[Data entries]
──────
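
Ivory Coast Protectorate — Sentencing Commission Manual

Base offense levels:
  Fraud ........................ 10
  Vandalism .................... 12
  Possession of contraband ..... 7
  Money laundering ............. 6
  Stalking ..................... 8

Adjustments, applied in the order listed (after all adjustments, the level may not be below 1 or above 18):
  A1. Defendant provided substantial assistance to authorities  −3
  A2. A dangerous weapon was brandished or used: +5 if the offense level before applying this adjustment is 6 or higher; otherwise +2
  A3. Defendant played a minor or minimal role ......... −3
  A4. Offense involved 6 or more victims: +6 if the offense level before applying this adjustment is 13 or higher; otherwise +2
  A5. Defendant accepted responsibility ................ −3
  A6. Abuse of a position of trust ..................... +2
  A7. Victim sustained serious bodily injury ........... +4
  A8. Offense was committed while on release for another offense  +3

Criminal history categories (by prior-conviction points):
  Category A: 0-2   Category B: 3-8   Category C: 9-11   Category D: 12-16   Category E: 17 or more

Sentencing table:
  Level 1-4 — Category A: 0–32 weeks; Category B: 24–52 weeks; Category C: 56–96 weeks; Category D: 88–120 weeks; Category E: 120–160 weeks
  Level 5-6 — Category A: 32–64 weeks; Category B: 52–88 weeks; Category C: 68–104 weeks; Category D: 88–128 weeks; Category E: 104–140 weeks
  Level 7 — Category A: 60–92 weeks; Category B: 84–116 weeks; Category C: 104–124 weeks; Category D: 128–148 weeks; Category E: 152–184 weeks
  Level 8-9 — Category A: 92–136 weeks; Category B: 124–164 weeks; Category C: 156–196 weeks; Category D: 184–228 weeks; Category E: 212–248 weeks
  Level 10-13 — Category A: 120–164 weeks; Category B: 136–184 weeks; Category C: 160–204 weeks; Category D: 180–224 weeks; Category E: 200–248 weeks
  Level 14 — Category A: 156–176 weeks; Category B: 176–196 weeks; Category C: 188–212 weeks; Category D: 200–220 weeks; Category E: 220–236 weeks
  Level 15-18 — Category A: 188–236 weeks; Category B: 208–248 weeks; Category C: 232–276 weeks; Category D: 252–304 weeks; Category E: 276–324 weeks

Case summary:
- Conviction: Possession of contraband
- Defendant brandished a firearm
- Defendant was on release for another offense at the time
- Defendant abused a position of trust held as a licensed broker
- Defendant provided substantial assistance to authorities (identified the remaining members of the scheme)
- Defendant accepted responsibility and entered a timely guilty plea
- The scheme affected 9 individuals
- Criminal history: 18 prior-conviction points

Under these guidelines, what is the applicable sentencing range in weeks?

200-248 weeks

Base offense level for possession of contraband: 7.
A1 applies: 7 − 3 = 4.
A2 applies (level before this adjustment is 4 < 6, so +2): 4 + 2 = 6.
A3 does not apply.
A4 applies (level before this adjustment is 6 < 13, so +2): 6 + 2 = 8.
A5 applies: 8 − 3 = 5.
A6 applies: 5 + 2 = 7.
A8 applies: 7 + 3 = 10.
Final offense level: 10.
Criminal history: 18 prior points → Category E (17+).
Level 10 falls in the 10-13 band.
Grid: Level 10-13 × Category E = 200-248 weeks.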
──────
▶ _Task goal_
Would you output, unchanged, each line from the start of the records to the line that holds "A2. A dangerous", both included and nothing else?

▶ _Completed task_
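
Ivory Coast Protectorate — Sentencing Commission Manual

Base offense levels:
  Fraud ........................ 10
  Vandalism .................... 12
  Possession of contraband ..... 7
  Money laundering ............. 6
  Stalking ..................... 8

Adjustments, applied in the order listed (after all adjustments, the level may not be below 1 or above 18):
  A1. Defendant provided substantial assistance to authorities  −3
  A2. A dangerous weapon was brandished or used: +5 if the offense level before applying this adjustment is 6 or higher; otherwise +2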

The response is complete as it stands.